YOUR ASSIGNMENT | After finding the line with "After: marker at (8, 0)." in the data below, set down exactly each line through the one with "Give the final", inclusive, and stop there.

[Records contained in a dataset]

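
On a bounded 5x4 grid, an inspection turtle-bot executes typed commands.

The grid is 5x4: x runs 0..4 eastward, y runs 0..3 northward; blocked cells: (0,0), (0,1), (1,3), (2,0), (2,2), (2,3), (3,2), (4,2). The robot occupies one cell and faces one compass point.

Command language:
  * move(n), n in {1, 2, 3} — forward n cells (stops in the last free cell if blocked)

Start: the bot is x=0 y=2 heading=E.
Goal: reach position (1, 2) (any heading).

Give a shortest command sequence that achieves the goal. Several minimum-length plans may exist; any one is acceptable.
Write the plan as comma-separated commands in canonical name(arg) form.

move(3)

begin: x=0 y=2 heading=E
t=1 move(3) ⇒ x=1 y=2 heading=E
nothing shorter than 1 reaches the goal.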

...

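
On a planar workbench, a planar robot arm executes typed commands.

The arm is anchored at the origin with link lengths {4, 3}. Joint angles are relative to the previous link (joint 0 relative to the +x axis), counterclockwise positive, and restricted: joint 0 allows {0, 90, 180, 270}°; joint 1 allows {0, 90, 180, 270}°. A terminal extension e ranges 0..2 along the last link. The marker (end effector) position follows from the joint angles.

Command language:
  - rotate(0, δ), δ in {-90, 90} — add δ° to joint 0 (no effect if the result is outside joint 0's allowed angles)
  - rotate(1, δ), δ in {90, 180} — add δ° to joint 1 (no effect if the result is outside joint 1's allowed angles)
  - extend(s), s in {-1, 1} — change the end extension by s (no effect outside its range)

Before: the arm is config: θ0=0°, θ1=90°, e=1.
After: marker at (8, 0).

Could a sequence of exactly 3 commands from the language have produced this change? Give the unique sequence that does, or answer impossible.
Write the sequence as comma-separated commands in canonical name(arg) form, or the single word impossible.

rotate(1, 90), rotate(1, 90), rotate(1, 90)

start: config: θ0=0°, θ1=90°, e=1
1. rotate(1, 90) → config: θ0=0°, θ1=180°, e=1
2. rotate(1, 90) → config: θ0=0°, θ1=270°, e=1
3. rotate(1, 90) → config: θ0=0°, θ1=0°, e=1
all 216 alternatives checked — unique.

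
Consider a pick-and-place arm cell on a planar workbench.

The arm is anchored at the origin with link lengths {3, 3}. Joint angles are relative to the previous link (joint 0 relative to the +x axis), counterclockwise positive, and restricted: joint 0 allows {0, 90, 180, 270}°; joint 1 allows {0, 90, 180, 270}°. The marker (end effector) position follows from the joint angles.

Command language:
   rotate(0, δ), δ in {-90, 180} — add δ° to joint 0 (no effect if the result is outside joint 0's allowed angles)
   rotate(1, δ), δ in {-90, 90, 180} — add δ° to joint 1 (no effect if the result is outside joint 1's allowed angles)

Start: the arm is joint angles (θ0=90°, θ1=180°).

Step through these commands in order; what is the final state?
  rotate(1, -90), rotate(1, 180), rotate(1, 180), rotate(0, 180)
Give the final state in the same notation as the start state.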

RESPONSE TO THIS TASK |
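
After: marker at (8, 0).

Could a sequence of exactly 3 commands from the language have produced this change? Give the unique sequence that does, or answer impossible.
Write the sequence as comma-separated commands in canonical name(arg) form, or the single word impossible.

rotate(1, 90), rotate(1, 90), rotate(1, 90)

start: config: θ0=0°, θ1=90°, e=1
1. rotate(1, 90) → config: θ0=0°, θ1=180°, e=1
2. rotate(1, 90) → config: θ0=0°, θ1=270°, e=1
3. rotate(1, 90) → config: θ0=0°, θ1=0°, e=1
all 216 alternatives checked — unique.

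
Consider a pick-and-place arm cell on a planar workbench.

The arm is anchored at the origin with link lengths {3, 3}. Joint angles are relative to the previous link (joint 0 relative to the +x axis), counterclockwise positive, and restricted: joint 0 allows {0, 90, 180, 270}°; joint 1 allows {0, 90, 180, 270}°. The marker (end effector) position follows from the joint angles.

Command language:
   rotate(0, δ), δ in {-90, 180} — add δ° to joint 0 (no effect if the result is outside joint 0's allowed angles)
   rotate(1, δ), δ in {-90, 90, 180} — add δ° to joint 1 (no effect if the result is outside joint 1's allowed angles)

Start: the arm is joint angles (θ0=90°, θ1=180°).

Step through these commands in order; what is the final state?
  rotate(1, -90), rotate(1, 180), rotate(1, 180), rotate(0, 180)
Give the final state in the same notation as the start state.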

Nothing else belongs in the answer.